◆ **Task goal**: Begin at the first line of the records below and, please, give each line again exactly until the line with "Answer: 2 + 9*I*√5 ≈ 2.0 + 20.125*I" is included.

★ ★ ★ ★ ★

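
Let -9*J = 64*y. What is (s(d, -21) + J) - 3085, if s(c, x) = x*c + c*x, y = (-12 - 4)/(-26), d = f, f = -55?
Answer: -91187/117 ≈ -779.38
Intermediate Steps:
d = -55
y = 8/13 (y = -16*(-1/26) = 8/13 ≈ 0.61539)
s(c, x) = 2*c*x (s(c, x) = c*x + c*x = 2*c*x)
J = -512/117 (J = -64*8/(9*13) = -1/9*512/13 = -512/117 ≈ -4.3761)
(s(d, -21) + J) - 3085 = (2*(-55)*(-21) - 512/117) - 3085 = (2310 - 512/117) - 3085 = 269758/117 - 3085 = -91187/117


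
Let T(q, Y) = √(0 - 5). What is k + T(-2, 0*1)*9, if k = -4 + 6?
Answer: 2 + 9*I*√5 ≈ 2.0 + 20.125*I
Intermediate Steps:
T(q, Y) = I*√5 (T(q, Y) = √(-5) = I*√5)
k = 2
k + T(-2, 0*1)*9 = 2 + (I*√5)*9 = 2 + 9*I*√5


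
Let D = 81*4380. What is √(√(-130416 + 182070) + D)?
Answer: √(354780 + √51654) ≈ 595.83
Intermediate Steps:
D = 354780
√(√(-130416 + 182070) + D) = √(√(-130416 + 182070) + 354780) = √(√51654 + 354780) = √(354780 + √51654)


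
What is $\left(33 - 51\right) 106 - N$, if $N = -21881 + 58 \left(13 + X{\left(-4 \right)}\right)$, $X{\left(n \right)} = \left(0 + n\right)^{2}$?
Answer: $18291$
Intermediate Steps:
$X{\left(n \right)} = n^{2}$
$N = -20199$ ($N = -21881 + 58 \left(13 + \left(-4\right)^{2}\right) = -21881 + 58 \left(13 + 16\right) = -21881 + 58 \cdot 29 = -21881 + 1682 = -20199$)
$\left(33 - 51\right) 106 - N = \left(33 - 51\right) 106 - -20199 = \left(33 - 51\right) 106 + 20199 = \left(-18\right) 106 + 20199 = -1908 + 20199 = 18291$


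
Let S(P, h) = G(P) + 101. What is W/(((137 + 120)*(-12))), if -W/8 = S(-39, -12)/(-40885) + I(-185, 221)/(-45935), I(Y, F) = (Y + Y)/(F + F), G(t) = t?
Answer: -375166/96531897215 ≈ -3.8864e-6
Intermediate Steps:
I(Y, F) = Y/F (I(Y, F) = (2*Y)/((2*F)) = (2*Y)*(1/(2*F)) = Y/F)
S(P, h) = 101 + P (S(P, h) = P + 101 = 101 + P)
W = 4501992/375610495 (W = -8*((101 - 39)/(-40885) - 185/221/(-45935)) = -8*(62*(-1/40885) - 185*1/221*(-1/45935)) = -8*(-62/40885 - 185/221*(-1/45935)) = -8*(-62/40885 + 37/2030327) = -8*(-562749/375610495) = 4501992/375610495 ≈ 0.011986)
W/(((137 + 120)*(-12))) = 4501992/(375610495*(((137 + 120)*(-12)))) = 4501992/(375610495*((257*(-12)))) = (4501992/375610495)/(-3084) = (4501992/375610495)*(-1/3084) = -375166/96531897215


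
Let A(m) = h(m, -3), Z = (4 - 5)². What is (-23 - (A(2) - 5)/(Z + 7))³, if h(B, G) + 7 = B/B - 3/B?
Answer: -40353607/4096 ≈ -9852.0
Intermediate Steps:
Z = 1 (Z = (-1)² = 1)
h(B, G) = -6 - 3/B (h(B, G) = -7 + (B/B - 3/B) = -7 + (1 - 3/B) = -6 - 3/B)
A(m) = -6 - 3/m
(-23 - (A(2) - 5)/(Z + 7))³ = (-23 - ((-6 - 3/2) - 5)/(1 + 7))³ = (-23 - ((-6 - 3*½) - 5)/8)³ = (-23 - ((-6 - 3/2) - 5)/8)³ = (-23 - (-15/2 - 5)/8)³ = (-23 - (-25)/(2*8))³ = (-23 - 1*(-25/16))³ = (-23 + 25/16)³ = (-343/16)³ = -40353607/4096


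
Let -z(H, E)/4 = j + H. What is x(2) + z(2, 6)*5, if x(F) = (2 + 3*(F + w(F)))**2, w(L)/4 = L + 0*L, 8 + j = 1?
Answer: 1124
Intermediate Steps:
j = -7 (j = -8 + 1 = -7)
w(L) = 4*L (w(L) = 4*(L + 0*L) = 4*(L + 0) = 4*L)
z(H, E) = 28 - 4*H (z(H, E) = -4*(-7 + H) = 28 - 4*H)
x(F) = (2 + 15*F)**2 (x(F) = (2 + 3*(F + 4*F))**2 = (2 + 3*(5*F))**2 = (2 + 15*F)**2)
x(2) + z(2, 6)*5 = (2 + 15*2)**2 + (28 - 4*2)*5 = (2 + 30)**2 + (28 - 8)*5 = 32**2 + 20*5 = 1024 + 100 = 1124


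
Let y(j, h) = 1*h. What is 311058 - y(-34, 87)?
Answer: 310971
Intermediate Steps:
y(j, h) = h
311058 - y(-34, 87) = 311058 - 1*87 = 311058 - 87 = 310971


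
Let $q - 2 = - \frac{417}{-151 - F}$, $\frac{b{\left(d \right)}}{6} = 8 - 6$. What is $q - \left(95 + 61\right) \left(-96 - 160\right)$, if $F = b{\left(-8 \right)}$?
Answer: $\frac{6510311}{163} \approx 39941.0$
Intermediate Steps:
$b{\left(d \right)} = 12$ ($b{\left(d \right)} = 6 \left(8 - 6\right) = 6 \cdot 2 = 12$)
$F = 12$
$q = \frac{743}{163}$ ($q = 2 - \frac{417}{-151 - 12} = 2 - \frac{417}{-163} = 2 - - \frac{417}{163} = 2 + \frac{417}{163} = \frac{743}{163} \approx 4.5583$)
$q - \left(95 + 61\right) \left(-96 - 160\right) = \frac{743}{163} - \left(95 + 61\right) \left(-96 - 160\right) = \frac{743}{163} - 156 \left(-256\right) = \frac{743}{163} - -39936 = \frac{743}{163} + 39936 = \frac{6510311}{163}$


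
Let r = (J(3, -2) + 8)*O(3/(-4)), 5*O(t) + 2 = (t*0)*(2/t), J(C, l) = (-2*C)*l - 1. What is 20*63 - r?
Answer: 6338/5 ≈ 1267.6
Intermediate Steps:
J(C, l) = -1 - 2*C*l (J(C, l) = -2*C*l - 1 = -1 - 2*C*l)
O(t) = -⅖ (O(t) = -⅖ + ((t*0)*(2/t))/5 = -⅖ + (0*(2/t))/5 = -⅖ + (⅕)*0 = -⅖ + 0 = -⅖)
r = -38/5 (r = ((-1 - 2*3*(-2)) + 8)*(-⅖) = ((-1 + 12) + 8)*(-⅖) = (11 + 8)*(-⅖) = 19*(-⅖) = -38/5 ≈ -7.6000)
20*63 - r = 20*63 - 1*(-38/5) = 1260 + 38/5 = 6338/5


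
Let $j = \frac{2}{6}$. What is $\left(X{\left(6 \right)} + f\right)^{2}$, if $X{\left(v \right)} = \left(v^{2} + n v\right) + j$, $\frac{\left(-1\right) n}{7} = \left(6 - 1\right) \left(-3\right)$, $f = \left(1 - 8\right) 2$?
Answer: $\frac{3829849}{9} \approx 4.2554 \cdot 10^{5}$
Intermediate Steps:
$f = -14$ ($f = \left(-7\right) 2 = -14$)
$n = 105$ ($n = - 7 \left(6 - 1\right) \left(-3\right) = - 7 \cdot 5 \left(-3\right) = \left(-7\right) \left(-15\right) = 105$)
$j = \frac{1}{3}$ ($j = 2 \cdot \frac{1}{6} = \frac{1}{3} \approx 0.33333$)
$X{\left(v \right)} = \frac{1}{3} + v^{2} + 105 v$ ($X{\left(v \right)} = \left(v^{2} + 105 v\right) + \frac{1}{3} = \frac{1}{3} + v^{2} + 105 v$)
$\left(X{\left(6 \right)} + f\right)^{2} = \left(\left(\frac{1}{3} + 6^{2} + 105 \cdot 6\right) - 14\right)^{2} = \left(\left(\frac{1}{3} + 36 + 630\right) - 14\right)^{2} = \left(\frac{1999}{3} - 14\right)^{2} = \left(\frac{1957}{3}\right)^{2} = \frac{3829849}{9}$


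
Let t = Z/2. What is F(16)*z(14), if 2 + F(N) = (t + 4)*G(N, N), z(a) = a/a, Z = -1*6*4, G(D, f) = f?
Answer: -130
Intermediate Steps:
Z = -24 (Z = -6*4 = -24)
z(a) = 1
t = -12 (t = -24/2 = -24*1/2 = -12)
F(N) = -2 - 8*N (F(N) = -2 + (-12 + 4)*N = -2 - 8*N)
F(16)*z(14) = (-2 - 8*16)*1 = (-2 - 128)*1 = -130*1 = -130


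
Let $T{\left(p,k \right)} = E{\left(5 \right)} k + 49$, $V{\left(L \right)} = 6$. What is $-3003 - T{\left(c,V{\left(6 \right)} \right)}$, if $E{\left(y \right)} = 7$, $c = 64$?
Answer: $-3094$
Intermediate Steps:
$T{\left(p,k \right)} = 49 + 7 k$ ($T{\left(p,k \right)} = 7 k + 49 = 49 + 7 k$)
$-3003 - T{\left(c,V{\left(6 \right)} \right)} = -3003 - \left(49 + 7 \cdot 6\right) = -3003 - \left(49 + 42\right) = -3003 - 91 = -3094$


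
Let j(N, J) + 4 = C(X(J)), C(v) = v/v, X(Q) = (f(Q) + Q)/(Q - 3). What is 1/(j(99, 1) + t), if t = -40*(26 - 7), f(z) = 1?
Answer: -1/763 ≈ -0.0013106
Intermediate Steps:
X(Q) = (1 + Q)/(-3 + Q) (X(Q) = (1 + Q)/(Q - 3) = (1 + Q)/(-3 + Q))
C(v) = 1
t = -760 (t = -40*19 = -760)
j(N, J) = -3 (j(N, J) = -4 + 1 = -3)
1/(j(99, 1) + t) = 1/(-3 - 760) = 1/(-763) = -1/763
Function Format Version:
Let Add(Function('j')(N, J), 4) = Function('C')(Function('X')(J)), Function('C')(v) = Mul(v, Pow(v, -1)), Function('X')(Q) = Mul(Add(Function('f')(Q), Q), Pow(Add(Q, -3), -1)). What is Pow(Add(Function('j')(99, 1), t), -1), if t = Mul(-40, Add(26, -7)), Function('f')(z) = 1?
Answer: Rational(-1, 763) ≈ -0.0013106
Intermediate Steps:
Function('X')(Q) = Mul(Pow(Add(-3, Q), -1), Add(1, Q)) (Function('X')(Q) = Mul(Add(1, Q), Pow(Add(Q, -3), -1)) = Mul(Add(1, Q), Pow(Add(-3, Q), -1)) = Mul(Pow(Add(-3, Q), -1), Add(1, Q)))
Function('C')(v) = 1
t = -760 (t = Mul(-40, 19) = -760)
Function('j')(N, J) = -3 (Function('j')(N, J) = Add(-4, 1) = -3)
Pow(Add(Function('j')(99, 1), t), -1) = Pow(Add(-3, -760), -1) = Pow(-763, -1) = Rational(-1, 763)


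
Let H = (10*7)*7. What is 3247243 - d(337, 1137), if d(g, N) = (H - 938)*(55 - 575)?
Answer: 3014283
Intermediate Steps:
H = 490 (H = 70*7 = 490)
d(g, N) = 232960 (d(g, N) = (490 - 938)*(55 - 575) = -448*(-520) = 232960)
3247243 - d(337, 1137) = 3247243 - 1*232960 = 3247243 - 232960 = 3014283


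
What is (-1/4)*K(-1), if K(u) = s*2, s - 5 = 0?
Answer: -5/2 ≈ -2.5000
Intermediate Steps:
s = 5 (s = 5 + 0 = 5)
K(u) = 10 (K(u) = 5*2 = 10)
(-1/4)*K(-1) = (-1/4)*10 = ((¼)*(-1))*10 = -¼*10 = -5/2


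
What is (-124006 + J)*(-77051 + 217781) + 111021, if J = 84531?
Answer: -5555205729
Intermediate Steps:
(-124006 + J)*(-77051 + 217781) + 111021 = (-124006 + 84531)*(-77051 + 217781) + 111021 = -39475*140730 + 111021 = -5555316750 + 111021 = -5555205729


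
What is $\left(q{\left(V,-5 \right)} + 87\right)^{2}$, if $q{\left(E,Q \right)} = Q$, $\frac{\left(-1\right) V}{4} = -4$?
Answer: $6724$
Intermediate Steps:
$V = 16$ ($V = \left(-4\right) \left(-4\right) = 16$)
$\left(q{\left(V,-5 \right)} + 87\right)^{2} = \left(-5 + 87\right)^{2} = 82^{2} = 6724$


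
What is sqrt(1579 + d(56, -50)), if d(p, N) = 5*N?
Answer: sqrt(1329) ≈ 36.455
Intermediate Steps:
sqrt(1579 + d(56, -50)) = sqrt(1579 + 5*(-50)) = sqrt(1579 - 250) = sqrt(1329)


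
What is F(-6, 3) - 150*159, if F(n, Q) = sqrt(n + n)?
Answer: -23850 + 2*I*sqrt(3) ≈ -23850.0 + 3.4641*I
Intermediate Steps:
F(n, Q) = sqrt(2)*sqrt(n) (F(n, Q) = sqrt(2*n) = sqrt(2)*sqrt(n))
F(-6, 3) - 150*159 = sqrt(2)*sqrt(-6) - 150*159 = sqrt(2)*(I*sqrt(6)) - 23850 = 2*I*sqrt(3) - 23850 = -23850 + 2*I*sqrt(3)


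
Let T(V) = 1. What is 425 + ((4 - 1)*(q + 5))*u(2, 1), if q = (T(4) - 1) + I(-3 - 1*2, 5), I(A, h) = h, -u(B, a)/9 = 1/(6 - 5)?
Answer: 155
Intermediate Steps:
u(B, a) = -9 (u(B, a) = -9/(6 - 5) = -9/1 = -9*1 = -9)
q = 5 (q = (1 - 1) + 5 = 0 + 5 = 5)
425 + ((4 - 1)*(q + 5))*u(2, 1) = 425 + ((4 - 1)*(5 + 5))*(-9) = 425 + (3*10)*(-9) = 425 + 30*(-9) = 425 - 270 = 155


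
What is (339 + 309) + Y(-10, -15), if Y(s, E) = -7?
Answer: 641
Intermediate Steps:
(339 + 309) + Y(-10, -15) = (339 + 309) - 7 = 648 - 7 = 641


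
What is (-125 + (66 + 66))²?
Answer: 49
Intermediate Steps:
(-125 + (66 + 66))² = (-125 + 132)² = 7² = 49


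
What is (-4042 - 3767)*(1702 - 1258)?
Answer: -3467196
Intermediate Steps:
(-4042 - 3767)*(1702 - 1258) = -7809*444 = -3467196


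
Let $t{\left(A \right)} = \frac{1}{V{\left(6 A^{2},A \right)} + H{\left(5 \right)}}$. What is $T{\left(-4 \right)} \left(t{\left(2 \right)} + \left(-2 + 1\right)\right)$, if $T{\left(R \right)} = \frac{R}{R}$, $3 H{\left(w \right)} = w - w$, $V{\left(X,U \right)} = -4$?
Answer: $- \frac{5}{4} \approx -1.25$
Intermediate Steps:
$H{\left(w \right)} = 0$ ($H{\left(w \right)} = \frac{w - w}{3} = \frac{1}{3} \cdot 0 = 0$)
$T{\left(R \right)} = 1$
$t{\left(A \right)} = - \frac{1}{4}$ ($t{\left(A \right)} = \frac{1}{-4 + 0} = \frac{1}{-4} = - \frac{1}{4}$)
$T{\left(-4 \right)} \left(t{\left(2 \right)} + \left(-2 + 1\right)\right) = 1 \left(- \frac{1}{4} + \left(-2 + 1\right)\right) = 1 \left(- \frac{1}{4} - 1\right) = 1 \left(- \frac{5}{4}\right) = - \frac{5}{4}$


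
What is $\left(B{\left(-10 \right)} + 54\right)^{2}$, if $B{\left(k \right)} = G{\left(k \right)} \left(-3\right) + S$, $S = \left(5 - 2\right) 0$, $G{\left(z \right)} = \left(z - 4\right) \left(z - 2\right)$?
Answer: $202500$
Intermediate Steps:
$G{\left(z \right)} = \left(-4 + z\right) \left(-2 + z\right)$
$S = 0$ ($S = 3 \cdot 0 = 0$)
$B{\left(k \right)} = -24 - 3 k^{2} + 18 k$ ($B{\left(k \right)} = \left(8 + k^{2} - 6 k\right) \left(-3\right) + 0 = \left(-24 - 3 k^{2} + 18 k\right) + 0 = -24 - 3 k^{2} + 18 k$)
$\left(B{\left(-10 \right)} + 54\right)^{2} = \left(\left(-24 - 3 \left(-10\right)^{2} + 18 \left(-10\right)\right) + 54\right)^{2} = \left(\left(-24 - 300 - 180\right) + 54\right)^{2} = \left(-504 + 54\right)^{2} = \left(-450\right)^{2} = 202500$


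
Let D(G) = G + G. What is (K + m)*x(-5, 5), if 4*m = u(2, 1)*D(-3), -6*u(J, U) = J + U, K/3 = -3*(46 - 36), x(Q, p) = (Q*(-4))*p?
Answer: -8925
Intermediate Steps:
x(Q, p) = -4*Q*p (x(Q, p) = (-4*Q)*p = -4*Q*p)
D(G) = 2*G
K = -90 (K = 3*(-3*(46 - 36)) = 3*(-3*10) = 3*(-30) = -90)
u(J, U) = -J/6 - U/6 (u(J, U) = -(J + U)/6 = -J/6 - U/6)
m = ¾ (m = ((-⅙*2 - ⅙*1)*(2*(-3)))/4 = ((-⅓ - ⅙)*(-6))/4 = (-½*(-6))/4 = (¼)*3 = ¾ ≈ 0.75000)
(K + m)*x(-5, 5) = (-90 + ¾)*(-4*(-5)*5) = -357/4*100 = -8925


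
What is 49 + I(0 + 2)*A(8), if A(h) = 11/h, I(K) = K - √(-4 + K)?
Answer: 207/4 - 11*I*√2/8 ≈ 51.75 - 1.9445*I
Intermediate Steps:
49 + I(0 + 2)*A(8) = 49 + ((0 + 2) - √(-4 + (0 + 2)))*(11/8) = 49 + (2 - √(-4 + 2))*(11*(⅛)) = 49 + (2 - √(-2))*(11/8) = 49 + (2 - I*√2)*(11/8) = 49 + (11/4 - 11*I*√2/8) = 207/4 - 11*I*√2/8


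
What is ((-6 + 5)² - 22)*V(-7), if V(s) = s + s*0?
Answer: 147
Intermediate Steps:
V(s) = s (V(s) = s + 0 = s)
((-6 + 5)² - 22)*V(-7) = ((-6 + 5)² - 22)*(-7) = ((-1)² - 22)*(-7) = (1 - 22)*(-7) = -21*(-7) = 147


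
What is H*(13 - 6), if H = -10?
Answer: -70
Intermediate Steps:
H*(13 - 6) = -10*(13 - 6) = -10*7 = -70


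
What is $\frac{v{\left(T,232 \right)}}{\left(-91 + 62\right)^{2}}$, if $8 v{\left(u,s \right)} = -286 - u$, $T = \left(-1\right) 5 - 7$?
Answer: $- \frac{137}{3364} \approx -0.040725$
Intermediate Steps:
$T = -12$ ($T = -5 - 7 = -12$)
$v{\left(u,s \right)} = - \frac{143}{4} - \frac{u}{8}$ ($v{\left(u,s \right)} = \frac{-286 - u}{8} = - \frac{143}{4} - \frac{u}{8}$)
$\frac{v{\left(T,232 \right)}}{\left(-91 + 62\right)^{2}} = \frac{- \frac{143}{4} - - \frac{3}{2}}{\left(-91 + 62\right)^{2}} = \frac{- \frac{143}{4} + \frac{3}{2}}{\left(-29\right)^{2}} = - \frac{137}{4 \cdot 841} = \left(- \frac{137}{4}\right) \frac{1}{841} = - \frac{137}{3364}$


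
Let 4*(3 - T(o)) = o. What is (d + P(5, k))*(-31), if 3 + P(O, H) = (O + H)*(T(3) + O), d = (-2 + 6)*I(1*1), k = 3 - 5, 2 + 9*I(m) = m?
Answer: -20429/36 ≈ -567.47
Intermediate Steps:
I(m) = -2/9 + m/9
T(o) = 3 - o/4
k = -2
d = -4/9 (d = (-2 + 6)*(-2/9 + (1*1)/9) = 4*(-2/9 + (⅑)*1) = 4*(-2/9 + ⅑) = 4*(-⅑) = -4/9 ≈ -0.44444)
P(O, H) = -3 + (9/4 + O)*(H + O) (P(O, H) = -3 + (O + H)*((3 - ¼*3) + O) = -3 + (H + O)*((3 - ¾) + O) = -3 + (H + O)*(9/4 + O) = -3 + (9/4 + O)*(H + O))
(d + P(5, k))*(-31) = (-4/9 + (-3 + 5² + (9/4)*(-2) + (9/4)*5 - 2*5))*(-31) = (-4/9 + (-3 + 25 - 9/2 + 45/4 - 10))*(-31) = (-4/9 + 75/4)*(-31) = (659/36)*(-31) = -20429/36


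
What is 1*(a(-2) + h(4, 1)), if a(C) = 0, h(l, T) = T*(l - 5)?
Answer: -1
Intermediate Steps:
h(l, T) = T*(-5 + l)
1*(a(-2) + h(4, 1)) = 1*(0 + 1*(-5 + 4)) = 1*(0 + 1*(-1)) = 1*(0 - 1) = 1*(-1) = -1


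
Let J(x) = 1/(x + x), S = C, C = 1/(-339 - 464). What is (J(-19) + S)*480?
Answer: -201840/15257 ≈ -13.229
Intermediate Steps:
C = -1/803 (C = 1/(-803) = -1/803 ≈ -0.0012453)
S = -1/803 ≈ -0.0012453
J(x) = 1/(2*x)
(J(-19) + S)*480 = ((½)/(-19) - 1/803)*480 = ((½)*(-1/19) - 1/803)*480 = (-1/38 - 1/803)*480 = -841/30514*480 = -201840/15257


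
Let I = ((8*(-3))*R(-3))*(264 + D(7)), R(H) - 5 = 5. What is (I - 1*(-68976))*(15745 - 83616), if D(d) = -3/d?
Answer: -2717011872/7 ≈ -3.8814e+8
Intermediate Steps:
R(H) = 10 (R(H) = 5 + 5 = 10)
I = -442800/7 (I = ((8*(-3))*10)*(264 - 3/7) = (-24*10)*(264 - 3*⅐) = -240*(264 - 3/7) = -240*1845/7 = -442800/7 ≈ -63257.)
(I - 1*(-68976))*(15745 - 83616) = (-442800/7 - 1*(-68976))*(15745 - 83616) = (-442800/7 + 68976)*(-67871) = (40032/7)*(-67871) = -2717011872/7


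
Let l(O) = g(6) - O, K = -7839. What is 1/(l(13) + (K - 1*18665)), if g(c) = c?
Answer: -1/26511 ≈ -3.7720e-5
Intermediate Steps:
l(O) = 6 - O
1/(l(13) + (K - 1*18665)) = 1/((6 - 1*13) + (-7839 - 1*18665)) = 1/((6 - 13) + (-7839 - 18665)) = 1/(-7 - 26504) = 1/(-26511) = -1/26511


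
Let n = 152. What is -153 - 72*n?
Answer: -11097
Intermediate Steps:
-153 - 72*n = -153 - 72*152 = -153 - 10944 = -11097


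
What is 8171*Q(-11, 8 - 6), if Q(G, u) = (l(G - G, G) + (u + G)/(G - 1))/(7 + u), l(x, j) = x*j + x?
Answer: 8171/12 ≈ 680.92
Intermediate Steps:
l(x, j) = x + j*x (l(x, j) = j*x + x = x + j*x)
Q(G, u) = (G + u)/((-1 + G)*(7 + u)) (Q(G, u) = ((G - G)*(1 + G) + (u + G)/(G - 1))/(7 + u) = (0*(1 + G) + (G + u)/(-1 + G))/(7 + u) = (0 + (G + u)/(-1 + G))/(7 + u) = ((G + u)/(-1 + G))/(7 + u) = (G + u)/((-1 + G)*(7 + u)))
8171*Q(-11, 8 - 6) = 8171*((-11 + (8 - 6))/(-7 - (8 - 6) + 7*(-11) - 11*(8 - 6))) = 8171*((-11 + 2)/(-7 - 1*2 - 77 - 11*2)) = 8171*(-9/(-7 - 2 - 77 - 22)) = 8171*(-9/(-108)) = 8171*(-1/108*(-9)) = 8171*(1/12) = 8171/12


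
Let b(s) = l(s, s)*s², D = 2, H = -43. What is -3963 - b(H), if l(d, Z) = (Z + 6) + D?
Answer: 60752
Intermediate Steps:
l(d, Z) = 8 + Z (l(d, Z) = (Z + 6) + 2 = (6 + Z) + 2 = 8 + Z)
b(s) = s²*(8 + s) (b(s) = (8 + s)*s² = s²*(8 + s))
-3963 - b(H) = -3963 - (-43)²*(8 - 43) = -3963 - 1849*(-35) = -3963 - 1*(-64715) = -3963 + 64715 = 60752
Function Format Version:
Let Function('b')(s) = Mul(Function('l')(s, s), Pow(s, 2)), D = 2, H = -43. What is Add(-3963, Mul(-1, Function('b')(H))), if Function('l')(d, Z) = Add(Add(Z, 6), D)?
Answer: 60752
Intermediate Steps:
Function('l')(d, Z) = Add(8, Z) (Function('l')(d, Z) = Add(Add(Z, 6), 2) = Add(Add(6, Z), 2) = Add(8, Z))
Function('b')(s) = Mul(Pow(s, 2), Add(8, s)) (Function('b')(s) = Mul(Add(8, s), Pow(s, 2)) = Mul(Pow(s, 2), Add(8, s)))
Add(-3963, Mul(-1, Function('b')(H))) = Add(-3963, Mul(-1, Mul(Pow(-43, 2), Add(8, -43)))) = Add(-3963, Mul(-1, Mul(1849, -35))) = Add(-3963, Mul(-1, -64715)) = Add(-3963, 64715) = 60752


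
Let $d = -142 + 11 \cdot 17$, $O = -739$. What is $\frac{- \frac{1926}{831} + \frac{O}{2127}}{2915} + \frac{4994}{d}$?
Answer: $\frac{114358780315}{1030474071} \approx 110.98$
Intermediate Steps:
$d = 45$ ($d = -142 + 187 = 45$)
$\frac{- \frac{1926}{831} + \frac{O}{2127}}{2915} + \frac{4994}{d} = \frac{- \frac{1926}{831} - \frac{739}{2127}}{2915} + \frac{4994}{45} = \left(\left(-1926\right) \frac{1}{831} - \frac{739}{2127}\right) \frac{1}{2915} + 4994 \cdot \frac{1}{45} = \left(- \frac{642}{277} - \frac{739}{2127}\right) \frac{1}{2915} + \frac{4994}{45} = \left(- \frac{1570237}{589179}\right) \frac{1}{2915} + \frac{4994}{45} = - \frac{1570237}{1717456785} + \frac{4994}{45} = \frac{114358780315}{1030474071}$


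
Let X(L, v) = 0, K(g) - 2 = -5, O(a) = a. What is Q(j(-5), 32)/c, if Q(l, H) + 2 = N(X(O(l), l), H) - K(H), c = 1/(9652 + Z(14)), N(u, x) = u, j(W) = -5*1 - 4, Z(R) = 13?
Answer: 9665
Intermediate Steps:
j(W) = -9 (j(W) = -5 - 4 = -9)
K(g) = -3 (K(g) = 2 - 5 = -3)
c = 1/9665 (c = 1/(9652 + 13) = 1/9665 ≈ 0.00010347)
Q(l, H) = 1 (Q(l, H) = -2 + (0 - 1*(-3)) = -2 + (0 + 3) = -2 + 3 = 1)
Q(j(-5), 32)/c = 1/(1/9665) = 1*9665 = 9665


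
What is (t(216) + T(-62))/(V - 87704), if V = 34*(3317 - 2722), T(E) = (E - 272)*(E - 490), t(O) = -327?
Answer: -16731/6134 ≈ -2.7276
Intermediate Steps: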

★ ★ ★ ★ ★

◆ **Answer space**:
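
Let -9*J = 64*y. What is (s(d, -21) + J) - 3085, if s(c, x) = x*c + c*x, y = (-12 - 4)/(-26), d = f, f = -55?
Answer: -91187/117 ≈ -779.38
Intermediate Steps:
d = -55
y = 8/13 (y = -16*(-1/26) = 8/13 ≈ 0.61539)
s(c, x) = 2*c*x (s(c, x) = c*x + c*x = 2*c*x)
J = -512/117 (J = -64*8/(9*13) = -1/9*512/13 = -512/117 ≈ -4.3761)
(s(d, -21) + J) - 3085 = (2*(-55)*(-21) - 512/117) - 3085 = (2310 - 512/117) - 3085 = 269758/117 - 3085 = -91187/117


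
Let T(q, Y) = √(0 - 5). What is k + T(-2, 0*1)*9, if k = -4 + 6?
Answer: 2 + 9*I*√5 ≈ 2.0 + 20.125*I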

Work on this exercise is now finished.